== What is required ==
Copy exactly the lines of the data below that run from the line holding "Target: (1 5)(3 4 6 7)" through the line holding "Target: (1 2 3)", both ends included.
*** Opening Entries supplied ***
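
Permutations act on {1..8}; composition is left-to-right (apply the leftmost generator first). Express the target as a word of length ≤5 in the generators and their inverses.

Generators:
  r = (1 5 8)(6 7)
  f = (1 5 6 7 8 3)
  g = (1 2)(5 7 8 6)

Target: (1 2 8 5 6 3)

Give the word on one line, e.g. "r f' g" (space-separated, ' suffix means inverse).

g' f g' g'

  after g': (1 2)(5 6 8 7)
  after f: (1 2 5 7 6 3)
  after g': (2 6 3)(7 8)
  after g': (1 2 8 5 6 3)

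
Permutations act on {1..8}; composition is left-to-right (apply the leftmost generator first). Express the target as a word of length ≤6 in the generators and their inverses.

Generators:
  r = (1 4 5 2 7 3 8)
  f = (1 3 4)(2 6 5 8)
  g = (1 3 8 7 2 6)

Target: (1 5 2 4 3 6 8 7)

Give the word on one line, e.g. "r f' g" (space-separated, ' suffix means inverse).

g' r f g'

  after g': (1 6 2 7 8 3)
  after r: (1 6 7)(2 3 4 5)
  after f: (1 5 6 7 3)(2 4 8)
  after g': (1 5 2 4 3 6 8 7)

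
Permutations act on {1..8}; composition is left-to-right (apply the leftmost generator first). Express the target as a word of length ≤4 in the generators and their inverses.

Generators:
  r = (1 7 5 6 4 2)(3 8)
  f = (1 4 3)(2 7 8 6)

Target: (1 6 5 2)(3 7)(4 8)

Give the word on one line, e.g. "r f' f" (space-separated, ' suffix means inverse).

r' f'

  after r': (1 2 4 6 5 7)(3 8)
  after f': (1 6 5 2)(3 7)(4 8)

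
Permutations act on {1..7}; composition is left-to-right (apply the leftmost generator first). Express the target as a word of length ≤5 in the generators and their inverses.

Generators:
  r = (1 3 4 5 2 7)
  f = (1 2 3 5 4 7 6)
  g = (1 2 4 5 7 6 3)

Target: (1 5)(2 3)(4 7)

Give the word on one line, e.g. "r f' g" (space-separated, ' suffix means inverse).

  after r: (1 3 4 5 2 7)
  after r: (1 4 2)(3 5 7)
  after r: (1 5)(2 3)(4 7)

r r r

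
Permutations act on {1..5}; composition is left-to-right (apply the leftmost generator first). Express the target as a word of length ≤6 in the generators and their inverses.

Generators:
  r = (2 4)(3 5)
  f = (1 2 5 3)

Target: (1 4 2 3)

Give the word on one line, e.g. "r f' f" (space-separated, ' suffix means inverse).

  after f': (1 3 5 2)
  after r': (1 5 4 2)
  after f': (1 2 3 5 4)
  after r': (1 4)(2 5)
  after f: (1 4 2 3)

f' r' f' r' f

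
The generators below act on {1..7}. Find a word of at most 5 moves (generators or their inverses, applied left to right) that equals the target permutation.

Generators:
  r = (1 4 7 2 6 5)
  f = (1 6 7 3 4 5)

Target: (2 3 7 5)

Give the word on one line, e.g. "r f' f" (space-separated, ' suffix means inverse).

r' r' f'

  after r': (1 5 6 2 7 4)
  after r': (1 6 7)(2 4 5)
  after f': (2 3 7 5)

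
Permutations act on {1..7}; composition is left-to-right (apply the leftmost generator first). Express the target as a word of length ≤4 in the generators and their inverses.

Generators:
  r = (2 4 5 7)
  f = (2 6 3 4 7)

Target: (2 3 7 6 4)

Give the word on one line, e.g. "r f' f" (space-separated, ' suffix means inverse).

f' f' f'

  after f': (2 7 4 3 6)
  after f': (2 4 6 7 3)
  after f': (2 3 7 6 4)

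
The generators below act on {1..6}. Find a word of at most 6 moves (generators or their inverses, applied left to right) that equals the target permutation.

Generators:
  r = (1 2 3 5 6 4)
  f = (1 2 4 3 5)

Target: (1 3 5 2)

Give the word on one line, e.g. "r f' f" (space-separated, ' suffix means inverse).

r' r' f r f

  after r': (1 4 6 5 3 2)
  after r': (1 6 3)(2 4 5)
  after f: (1 6 5 4)(2 3)
  after r: (1 4 2 5)
  after f: (1 3 5 2)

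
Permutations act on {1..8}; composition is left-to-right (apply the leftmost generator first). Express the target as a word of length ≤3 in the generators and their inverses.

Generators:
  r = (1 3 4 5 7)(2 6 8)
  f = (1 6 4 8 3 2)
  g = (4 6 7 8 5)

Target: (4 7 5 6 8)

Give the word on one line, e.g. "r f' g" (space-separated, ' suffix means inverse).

  after g': (4 5 8 7 6)
  after g': (4 8 6 5 7)
  after g': (4 7 5 6 8)

g' g' g'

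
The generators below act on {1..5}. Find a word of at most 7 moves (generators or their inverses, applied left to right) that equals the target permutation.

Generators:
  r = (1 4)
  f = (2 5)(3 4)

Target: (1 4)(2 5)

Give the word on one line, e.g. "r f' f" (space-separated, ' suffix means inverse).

  after f': (2 5)(3 4)
  after r': (1 4 3)(2 5)
  after f': (1 3)
  after r: (1 3 4)
  after f: (1 4)(2 5)

f' r' f' r f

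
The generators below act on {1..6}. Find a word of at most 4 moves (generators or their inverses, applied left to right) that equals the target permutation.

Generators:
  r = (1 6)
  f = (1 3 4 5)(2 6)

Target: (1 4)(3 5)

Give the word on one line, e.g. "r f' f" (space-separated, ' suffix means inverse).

  after f': (1 5 4 3)(2 6)
  after r': (1 5 4 3 6 2)
  after r': (1 5 4 3)(2 6)
  after f': (1 4)(3 5)

f' r' r' f'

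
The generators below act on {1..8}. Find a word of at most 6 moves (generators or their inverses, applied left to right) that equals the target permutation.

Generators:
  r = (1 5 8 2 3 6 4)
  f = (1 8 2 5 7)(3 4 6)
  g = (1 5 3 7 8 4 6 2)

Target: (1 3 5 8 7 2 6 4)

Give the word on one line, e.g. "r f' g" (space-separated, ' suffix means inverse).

g' f r f r

  after g': (1 2 6 4 8 7 3 5)
  after f: (1 5 8)(2 3 7 4)
  after r: (1 8 5 2 6 4 3 7)
  after f: (1 2 3)(7 8)
  after r: (1 3 5 8 7 2 6 4)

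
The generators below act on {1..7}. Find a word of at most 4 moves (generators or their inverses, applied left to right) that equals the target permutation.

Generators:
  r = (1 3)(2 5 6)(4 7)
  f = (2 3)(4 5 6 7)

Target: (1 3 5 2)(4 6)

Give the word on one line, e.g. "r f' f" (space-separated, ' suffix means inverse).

f' f' f' r

  after f': (2 3)(4 7 6 5)
  after f': (4 6)(5 7)
  after f': (2 3)(4 5 6 7)
  after r: (1 3 5 2)(4 6)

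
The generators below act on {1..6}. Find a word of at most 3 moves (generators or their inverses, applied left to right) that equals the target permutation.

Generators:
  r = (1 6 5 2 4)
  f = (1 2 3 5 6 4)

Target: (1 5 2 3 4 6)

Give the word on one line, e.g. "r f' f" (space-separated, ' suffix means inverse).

r' f' r

  after r': (1 4 2 5 6)
  after f': (1 6 4)(2 3)
  after r: (1 5 2 3 4 6)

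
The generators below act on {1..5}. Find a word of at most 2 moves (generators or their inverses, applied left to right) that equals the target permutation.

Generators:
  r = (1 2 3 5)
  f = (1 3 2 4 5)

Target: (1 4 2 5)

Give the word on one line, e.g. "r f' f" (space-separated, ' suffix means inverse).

  after r': (1 5 3 2)
  after f': (1 4 2 5)

r' f'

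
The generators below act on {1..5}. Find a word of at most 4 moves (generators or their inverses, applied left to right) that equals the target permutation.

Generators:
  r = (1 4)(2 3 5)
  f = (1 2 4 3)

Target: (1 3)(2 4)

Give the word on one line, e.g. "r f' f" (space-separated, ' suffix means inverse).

r' r' r' f

  after r': (1 4)(2 5 3)
  after r': (2 3 5)
  after r': (1 4)
  after f: (1 3)(2 4)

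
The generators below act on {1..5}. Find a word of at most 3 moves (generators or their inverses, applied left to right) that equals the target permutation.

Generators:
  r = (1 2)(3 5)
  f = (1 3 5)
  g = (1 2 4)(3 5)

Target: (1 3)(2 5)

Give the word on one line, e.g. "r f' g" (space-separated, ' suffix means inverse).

  after f: (1 3 5)
  after r: (1 5 2)
  after f': (1 3)(2 5)

f r f'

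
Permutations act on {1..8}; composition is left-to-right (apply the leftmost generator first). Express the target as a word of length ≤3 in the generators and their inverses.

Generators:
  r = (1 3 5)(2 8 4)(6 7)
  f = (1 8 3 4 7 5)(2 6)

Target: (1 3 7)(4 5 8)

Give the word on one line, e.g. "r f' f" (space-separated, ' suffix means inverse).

  after f: (1 8 3 4 7 5)(2 6)
  after f: (1 3 7)(4 5 8)

f f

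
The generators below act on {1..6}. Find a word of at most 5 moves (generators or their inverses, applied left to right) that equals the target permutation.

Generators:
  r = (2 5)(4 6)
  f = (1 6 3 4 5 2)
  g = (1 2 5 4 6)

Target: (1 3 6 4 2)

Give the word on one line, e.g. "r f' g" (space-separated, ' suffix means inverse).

  after f: (1 6 3 4 5 2)
  after r: (1 4 2)(3 6)
  after g: (1 6 3)(4 5)
  after f: (1 3 6 4 2)

f r g f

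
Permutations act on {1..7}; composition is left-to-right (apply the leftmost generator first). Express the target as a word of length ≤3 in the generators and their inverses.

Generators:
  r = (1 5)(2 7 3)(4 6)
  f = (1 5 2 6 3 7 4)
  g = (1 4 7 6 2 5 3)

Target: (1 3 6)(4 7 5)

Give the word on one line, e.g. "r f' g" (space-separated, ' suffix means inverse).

  after f: (1 5 2 6 3 7 4)
  after g': (1 2 7)(3 4)(5 6)
  after r': (1 3 6)(4 7 5)

f g' r'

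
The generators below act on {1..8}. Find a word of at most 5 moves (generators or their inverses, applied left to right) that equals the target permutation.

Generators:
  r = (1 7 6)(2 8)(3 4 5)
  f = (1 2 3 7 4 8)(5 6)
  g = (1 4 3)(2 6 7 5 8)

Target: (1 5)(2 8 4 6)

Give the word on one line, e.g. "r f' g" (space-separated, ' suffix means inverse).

  after g': (1 3 4)(2 8 5 7 6)
  after r: (1 4 7)(3 5 6 8)
  after r: (1 5)(2 8 4 6)

g' r r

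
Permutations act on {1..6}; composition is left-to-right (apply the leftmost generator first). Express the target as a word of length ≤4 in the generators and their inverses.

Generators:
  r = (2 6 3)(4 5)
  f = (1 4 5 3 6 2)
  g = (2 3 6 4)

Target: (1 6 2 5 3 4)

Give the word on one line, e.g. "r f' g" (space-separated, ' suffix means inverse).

f' g r'

  after f': (1 2 6 3 5 4)
  after g: (1 3 5 2 4)
  after r': (1 6 2 5 3 4)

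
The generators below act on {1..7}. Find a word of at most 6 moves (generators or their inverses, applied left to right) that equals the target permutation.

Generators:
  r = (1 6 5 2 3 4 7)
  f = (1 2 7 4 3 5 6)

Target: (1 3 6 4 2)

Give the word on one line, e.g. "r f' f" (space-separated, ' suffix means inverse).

  after r': (1 7 4 3 2 5 6)
  after r': (1 4 2 6 7 3 5)
  after f: (1 3 6 4 7 5 2)
  after r: (1 4)(2 6 7)(3 5)
  after f: (1 3 6 4 2)

r' r' f r f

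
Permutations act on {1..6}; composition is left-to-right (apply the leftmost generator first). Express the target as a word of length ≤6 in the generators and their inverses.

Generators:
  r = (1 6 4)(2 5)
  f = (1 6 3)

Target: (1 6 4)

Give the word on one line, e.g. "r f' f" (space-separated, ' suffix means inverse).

  after r': (1 4 6)(2 5)
  after f': (1 4)(2 5)(3 6)
  after f': (1 4 3)(2 5)
  after f': (1 4 6)(2 5)
  after r': (1 6 4)

r' f' f' f' r'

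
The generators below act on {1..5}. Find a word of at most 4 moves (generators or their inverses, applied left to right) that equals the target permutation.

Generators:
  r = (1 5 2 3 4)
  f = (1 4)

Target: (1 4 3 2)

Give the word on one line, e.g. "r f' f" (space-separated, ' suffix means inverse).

r' r' f r

  after r': (1 4 3 2 5)
  after r': (1 3 5 4 2)
  after f: (1 3 5)(2 4)
  after r: (1 4 3 2)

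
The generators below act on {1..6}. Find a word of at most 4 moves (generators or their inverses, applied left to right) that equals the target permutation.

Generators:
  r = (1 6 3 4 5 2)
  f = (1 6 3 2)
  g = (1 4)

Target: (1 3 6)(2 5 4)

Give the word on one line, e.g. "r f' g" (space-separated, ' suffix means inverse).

g r'

  after g: (1 4)
  after r': (1 3 6)(2 5 4)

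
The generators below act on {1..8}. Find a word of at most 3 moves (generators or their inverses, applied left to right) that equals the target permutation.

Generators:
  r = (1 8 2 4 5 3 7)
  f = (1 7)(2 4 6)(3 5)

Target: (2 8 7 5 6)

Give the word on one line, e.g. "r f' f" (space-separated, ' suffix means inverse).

r' f

  after r': (1 7 3 5 4 2 8)
  after f: (2 8 7 5 6)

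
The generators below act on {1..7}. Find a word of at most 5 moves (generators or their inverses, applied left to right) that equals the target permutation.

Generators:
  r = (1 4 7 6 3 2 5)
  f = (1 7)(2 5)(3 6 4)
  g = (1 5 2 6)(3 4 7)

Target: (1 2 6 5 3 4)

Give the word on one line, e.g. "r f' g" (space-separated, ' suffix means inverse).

  after r: (1 4 7 6 3 2 5)
  after r: (1 7 3 5 4 6 2)
  after f: (2 7 6 5 3)
  after g: (1 5 4 7)(2 3 6)
  after f: (1 2 6 5 3 4)

r r f g f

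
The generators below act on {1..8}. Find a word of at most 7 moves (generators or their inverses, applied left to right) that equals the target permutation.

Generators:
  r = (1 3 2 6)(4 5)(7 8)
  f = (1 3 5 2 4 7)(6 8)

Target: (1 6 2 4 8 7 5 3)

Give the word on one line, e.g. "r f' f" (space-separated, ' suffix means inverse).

r' f' r r f

  after r': (1 6 2 3)(4 5)(7 8)
  after f': (1 8 4 3 7 6 5 2)
  after r: (1 7)(2 3 8 5 6 4)
  after r: (1 8 4 6 5)(3 7)
  after f: (1 6 2 4 8 7 5 3)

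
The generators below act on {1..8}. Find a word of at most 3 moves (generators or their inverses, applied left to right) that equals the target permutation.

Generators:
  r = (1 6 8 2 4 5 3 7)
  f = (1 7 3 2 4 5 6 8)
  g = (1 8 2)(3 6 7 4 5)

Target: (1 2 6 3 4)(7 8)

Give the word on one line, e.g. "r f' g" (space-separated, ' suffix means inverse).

  after f': (1 8 6 5 4 2 3 7)
  after g: (1 2 6 3 4)(7 8)

f' g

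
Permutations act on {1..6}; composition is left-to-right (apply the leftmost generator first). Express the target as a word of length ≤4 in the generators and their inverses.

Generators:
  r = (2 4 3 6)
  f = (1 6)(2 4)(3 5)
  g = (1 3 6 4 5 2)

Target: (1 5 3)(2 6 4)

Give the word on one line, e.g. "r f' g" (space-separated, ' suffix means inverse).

f' g' r' g

  after f': (1 6)(2 4)(3 5)
  after g': (1 3 4 5)(2 6)
  after r': (1 4 5)(2 3)
  after g: (1 5 3)(2 6 4)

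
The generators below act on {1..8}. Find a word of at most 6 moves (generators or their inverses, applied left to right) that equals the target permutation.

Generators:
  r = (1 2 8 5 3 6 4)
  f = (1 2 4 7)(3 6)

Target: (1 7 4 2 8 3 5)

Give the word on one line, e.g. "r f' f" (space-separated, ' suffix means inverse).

  after r: (1 2 8 5 3 6 4)
  after f: (1 4 2 8 5 6 7)
  after r: (2 5 4 8 3 6 7)
  after f': (1 7)(2 5)(4 8 6)
  after r': (1 7 4 2 8 3 5)

r f r f' r'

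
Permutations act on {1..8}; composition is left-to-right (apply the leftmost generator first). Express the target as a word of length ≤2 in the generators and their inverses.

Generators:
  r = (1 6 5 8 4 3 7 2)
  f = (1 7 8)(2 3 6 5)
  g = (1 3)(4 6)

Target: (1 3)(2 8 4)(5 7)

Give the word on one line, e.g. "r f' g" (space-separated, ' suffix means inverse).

  after r: (1 6 5 8 4 3 7 2)
  after f': (1 3)(2 8 4)(5 7)

r f'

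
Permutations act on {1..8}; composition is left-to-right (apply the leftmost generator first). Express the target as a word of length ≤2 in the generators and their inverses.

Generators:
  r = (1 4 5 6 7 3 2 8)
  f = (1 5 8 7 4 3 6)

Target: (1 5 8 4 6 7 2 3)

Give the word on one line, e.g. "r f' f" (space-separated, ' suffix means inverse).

  after f': (1 6 3 4 7 8 5)
  after r': (1 5 8 4 6 7 2 3)

f' r'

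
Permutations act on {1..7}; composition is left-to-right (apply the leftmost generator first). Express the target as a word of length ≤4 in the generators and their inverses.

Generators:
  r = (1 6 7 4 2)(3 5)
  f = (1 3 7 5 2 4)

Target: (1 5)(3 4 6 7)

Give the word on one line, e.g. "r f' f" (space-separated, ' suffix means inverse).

f r

  after f: (1 3 7 5 2 4)
  after r: (1 5)(3 4 6 7)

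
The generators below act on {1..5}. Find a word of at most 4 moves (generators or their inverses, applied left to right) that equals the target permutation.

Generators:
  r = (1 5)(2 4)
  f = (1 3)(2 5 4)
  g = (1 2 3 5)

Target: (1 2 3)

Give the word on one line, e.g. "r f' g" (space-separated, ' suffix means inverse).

g' f r

  after g': (1 5 3 2)
  after f: (1 4 2 3 5)
  after r: (1 2 3)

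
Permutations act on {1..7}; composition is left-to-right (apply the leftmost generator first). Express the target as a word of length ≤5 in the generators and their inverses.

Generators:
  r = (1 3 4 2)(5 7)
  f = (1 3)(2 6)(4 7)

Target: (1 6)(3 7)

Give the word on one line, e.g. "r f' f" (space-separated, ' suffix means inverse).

f r r f

  after f: (1 3)(2 6)(4 7)
  after r: (1 4 5 7 2 6)
  after r: (1 2 6 3 4 7)
  after f: (1 6)(3 7)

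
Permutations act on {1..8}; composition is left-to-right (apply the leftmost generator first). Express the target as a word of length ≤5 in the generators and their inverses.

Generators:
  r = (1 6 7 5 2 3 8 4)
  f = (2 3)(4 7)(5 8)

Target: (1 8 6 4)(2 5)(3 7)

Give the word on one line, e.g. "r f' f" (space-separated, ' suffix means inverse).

  after f': (2 3)(4 7)(5 8)
  after r': (1 4 6)(3 5)(7 8)
  after r': (1 8 6 4)(2 5)(3 7)

f' r' r'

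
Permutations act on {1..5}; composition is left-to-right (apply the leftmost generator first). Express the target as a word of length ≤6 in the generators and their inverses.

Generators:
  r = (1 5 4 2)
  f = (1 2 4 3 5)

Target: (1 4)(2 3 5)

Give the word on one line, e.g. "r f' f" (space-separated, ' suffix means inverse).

  after r': (1 2 4 5)
  after r': (1 4)(2 5)
  after f': (1 2 3 4 5)
  after r': (1 4)(2 3 5)

r' r' f' r'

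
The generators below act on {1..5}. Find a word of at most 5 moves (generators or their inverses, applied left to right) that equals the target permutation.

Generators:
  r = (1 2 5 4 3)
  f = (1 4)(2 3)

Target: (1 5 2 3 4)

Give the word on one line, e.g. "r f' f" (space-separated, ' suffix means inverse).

f r f' r

  after f: (1 4)(2 3)
  after r: (1 3 5 4 2)
  after f': (1 2 4 3 5)
  after r: (1 5 2 3 4)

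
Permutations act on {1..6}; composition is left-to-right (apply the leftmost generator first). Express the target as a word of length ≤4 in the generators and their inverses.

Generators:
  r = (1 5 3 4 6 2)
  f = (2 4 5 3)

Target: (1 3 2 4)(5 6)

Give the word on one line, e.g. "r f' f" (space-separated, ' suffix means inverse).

f r f' r'

  after f: (2 4 5 3)
  after r: (1 5 4 3)(2 6)
  after f': (1 4 5 2 6 3)
  after r': (1 3 2 4)(5 6)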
*** Closing Entries supplied ***
== Solution to this problem ==
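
Target: (1 5)(3 4 6 7)

Give the word on one line, e.g. "r f' f" (space-separated, ' suffix means inverse).

f r

  after f: (1 3 7 5 2 4)
  after r: (1 5)(3 4 6 7)

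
The generators below act on {1..5}. Find a word of at most 4 moves (generators or their inverses, applied left to right) that equals the target permutation.

Generators:
  r = (1 5)(2 4)
  f = (1 3)(2 5 4)
  g = (1 2 3 5)

Target: (1 2 3)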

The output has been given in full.